*ASSIGNMENT*
Beneath this instruction is a listing. Transcribe from it only the stretch from the line with "Tmin = 11.2 °C" through the line with "The tomato growing", both end lines included, exactly as written.

*INFORMATION SUPPLIED*
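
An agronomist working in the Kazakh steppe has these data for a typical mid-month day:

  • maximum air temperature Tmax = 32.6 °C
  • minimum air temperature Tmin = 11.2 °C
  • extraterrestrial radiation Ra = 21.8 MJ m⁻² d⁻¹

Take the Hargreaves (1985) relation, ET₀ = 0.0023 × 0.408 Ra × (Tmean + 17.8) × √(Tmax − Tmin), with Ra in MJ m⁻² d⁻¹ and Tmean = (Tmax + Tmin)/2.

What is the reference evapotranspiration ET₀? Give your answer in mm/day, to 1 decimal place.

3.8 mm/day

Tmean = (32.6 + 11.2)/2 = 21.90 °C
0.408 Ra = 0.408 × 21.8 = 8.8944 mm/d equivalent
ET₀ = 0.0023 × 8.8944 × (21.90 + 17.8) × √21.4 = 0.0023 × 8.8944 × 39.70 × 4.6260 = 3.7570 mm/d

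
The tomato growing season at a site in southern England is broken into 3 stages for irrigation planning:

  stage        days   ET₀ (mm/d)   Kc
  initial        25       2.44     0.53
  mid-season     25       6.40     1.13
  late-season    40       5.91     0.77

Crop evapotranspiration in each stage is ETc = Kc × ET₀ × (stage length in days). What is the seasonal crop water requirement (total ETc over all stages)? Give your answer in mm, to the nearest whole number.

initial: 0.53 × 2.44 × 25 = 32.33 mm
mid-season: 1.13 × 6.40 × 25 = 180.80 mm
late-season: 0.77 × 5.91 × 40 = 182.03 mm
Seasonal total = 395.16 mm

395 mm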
...
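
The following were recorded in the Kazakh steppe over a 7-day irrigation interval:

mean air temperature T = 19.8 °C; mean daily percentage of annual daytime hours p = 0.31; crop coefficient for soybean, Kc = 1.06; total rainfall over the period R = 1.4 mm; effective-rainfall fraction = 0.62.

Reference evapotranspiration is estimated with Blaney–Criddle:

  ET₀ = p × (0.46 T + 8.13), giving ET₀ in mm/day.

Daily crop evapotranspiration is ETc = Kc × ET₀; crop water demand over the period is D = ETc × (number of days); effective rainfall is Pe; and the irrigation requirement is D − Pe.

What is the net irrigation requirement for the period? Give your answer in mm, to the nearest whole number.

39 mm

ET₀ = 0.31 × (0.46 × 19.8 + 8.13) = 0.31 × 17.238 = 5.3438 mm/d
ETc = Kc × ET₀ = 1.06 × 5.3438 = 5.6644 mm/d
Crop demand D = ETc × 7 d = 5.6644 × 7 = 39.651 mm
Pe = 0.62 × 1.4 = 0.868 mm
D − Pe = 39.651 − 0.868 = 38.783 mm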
==
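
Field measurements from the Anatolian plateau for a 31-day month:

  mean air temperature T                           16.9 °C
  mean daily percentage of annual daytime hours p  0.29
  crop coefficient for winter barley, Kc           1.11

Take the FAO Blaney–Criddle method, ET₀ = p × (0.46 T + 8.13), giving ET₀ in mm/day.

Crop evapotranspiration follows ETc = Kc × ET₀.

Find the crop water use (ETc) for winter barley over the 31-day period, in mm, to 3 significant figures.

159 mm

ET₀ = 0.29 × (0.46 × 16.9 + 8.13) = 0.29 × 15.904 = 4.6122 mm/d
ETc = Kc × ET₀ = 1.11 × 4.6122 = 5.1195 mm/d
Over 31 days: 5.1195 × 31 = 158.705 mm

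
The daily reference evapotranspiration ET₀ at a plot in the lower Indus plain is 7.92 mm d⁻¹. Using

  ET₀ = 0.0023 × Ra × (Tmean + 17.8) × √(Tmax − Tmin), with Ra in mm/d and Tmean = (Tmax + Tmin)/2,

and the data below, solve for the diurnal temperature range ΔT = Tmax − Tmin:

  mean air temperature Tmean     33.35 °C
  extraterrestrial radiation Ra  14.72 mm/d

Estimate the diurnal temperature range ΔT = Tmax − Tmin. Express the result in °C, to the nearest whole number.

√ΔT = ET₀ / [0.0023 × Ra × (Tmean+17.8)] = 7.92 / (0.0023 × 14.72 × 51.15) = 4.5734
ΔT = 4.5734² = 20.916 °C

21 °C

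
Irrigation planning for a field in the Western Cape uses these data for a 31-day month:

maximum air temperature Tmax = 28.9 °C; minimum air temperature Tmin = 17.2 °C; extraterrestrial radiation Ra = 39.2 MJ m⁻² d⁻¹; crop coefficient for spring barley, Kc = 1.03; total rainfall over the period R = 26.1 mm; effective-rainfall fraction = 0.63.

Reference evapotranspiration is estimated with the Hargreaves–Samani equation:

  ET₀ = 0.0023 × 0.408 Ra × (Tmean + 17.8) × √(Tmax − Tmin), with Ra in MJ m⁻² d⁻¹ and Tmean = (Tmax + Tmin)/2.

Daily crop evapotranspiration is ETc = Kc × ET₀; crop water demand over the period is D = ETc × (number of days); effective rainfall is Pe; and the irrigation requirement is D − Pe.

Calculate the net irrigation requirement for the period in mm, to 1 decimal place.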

*WRITTEN ANSWER*
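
  • minimum air temperature Tmin = 11.2 °C
  • extraterrestrial radiation Ra = 21.8 MJ m⁻² d⁻¹

Take the Hargreaves (1985) relation, ET₀ = 0.0023 × 0.408 Ra × (Tmean + 17.8) × √(Tmax − Tmin), with Ra in MJ m⁻² d⁻¹ and Tmean = (Tmax + Tmin)/2.

What is the reference evapotranspiration ET₀? Give your answer in mm/day, to 1 decimal place.

3.8 mm/day

Tmean = (32.6 + 11.2)/2 = 21.90 °C
0.408 Ra = 0.408 × 21.8 = 8.8944 mm/d equivalent
ET₀ = 0.0023 × 8.8944 × (21.90 + 17.8) × √21.4 = 0.0023 × 8.8944 × 39.70 × 4.6260 = 3.7570 mm/d

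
The tomato growing season at a site in southern England is broken into 3 stages for irrigation planning: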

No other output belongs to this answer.